> INSTRUCTIONS TO FOLLOW: Report the number of lines in the data below that hold "unchanged", without any other words.

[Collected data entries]
^^^^^^^^
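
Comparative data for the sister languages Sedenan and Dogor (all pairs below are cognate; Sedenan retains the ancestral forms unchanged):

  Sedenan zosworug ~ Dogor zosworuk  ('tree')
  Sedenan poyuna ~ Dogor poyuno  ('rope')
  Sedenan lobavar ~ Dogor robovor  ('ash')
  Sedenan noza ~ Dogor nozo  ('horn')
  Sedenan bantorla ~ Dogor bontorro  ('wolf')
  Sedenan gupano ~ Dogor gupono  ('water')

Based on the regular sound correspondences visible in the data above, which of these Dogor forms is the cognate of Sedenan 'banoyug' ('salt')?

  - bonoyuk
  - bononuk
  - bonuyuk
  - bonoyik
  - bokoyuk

bantorla ~ bontorro, gupano ~ gupono — Sedenan a corresponds to Dogor o after a consonant, before a nasal.
zosworug ~ zosworuk — Sedenan g corresponds to Dogor k word-finally.
Applying these to Sedenan 'banoyug':
  banoyug → bonoyug   (a→o after a consonant, before a nasal)
  bonoyug → bonoyuk   (g→k word-finally)
So the Dogor cognate is 'bonoyuk'.

bonoyuk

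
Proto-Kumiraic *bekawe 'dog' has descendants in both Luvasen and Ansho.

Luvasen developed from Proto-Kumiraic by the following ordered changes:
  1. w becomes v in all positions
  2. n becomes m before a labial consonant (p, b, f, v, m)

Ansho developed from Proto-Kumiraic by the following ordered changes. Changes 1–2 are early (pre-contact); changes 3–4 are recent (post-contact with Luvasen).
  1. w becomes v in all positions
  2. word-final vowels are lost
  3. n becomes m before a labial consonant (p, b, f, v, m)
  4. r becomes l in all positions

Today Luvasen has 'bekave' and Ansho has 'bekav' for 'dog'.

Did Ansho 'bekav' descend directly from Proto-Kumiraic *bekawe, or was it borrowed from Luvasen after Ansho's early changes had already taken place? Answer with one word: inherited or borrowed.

If inherited, *bekawe would pass through all of Ansho's changes:
Ansho: *bekawe
  bekawe → bekave   [unconditioned shift]
  bekave → bekav   [apocope]
  bekav (rule 3 does not apply)
  bekav (rule 4 does not apply)
  giving Ansho bekav.
If borrowed from Luvasen 'bekave' after the early changes, it would undergo only the recent ones:
  rule 3 (nasal place assimilation): no change (bekave)
  rule 4 (unconditioned shift): no change (bekave)
  ⇒ as a loan: bekave
Ansho 'bekav' matches the inherited outcome exactly, so it is an inherited cognate, not a loan.

inherited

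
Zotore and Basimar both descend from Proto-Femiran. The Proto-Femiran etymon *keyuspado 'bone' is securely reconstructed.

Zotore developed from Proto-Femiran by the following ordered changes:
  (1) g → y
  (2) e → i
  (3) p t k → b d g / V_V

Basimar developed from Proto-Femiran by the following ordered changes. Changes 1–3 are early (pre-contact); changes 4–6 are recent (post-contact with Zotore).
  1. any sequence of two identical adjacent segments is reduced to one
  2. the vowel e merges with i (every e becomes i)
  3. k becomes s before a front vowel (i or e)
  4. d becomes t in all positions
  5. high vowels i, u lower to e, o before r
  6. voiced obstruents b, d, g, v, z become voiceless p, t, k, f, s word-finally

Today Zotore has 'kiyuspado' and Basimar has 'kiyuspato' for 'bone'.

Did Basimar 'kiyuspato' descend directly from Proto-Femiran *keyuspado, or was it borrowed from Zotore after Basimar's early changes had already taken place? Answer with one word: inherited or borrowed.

If inherited, *keyuspado would pass through all of Basimar's changes:
Basimar: *keyuspado
  keyuspado (rule 1 does not apply)
  keyuspado → kiyuspado   [vowel merger]
  kiyuspado → siyuspado   [palatalisation]
  siyuspado → siyuspato   [unconditioned shift]
  siyuspato (rule 5 does not apply)
  siyuspato (rule 6 does not apply)
  giving Basimar siyuspato.
If borrowed from Zotore 'kiyuspado' after the early changes, it would undergo only the recent ones:
  rule 4 (unconditioned shift): kiyuspado → kiyuspato
  rule 5 (pre-rhotic lowering): no change (kiyuspato)
  rule 6 (final devoicing): no change (kiyuspato)
  ⇒ as a loan: kiyuspato
Basimar 'kiyuspato' matches the loan outcome 'kiyuspato', not the inherited 'siyuspato' — it skipped the early Basimar changes, so it was borrowed from Zotore.

borrowed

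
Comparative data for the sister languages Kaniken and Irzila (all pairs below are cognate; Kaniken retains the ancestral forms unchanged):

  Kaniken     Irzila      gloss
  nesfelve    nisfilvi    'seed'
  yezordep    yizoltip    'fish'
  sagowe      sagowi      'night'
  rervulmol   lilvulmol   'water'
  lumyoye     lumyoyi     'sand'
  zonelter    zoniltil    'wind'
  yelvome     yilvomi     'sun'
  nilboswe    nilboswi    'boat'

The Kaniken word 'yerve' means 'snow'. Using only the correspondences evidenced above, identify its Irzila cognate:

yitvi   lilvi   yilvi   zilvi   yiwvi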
^^^^^^^^
> REPLY: 2